> **ASSIGNMENT**
Reproduce word for word the line that contains "A heated tungsten" and every line after it to the end of the records, with nothing else added.

> **EXERCISE DATA**
*** Begin section ***

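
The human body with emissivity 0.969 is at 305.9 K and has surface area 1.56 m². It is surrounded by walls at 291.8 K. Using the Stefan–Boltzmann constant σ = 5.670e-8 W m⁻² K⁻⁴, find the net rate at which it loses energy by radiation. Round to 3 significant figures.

Area A = 1.56 m².
Net radiated power P_net = εσA(T⁴ − T₀⁴) = 0.969×5.670×10⁻⁸×1.56×(305.9⁴ − 291.8⁴).
T⁴ − T₀⁴ = 8.75625×10⁹ − 7.25005×10⁹ = 1.50620×10⁹ K⁴, so P_net = 129 W.

Net loss ≈ 129 W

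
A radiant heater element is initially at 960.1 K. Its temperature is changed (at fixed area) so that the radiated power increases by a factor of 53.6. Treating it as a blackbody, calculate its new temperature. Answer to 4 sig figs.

T₂ ≈ 2598 K

P ∝ T⁴, so T₂/T₁ = (P₂/P₁)^(1/4) = (53.6)^(1/4) = 2.70577.
T₂ = 960.1 × 2.70577 = 2598 K.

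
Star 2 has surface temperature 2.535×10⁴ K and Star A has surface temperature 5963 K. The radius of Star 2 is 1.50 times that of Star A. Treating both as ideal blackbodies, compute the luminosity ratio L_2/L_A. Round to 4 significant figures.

L ∝ R²T⁴, so L_2/L_A = (R_2/R_A)²(T_2/T_A)⁴ = (1.50)² × (2.535×10⁴/5963)⁴ = 2.25 × 326.627 = 734.9.

L_2/L_A ≈ 734.9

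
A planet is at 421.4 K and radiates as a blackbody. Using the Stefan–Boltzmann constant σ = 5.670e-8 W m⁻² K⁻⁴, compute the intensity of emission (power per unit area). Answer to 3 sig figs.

Stefan–Boltzmann: I = σT⁴ = 5.670×10⁻⁸ × (421.4)⁴ = 1.79×10³ W/m².

I ≈ 1.79×10³ W/m²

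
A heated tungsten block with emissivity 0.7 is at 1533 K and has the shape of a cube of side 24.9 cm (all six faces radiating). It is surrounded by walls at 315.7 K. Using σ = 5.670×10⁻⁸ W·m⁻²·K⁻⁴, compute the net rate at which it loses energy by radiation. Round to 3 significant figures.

Net loss ≈ 8.14×10⁴ W

Area A = 6s² = 6×(0.249 m)² = 0.372006 m².
Net radiated power P_net = εσA(T⁴ − T₀⁴) = 0.7×5.670×10⁻⁸×0.372006×(1533⁴ − 315.7⁴).
T⁴ − T₀⁴ = 5.52292×10¹² − 9.93341×10⁹ = 5.51299×10¹² K⁴, so P_net = 8.14×10⁴ W.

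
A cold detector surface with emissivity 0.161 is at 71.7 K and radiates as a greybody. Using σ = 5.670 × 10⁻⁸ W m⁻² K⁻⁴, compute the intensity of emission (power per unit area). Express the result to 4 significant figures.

Stefan–Boltzmann: I = εσT⁴ = 0.161 × 5.670×10⁻⁸ × (71.7)⁴ = 0.2413 W/m².

I ≈ 0.2413 W/m²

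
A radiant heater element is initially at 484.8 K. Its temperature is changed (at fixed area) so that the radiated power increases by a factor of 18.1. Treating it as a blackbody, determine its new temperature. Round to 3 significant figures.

P ∝ T⁴, so T₂/T₁ = (P₂/P₁)^(1/4) = (18.1)^(1/4) = 2.06262.
T₂ = 484.8 × 2.06262 = 1.00×10³ K.

T₂ ≈ 1.00×10³ K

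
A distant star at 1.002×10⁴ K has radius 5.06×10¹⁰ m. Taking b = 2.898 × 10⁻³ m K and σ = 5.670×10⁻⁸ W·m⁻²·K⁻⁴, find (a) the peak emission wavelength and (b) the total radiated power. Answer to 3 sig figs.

λ_max ≈ 289 nm; P ≈ 1.84×10³¹ W

(a) λ_max = b/T = 2.898×10⁻³/1.002×10⁴ = 2.892×10⁻⁷ m = 289 nm.
Surface area A = 4πR² = 4π(5.06×10¹⁰ m)² = 3.21744×10²² m².
(b) P = σAT⁴ = 5.670×10⁻⁸×3.21744×10²²×(1.002×10⁴)⁴ = 1.84×10³¹ W.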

*** End section ***

> **WRITTEN RESPONSE**
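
A heated tungsten block with emissivity 0.7 is at 1533 K and has the shape of a cube of side 24.9 cm (all six faces radiating). It is surrounded by walls at 315.7 K. Using σ = 5.670×10⁻⁸ W·m⁻²·K⁻⁴, compute the net rate at which it loses energy by radiation. Round to 3 significant figures.

Net loss ≈ 8.14×10⁴ W

Area A = 6s² = 6×(0.249 m)² = 0.372006 m².
Net radiated power P_net = εσA(T⁴ − T₀⁴) = 0.7×5.670×10⁻⁸×0.372006×(1533⁴ − 315.7⁴).
T⁴ − T₀⁴ = 5.52292×10¹² − 9.93341×10⁹ = 5.51299×10¹² K⁴, so P_net = 8.14×10⁴ W.

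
A cold detector surface with emissivity 0.161 is at 71.7 K and radiates as a greybody. Using σ = 5.670 × 10⁻⁸ W m⁻² K⁻⁴, compute the intensity of emission (power per unit area). Express the result to 4 significant figures.

Stefan–Boltzmann: I = εσT⁴ = 0.161 × 5.670×10⁻⁸ × (71.7)⁴ = 0.2413 W/m².

I ≈ 0.2413 W/m²

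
A radiant heater element is initially at 484.8 K. Its temperature is changed (at fixed area) so that the radiated power increases by a factor of 18.1. Treating it as a blackbody, determine its new temperature. Round to 3 significant figures.

P ∝ T⁴, so T₂/T₁ = (P₂/P₁)^(1/4) = (18.1)^(1/4) = 2.06262.
T₂ = 484.8 × 2.06262 = 1.00×10³ K.

T₂ ≈ 1.00×10³ K

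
A distant star at 1.002×10⁴ K has radius 5.06×10¹⁰ m. Taking b = 2.898 × 10⁻³ m K and σ = 5.670×10⁻⁸ W·m⁻²·K⁻⁴, find (a) the peak emission wavelength and (b) the total radiated power. Answer to 3 sig figs.

λ_max ≈ 289 nm; P ≈ 1.84×10³¹ W

(a) λ_max = b/T = 2.898×10⁻³/1.002×10⁴ = 2.892×10⁻⁷ m = 289 nm.
Surface area A = 4πR² = 4π(5.06×10¹⁰ m)² = 3.21744×10²² m².
(b) P = σAT⁴ = 5.670×10⁻⁸×3.21744×10²²×(1.002×10⁴)⁴ = 1.84×10³¹ W.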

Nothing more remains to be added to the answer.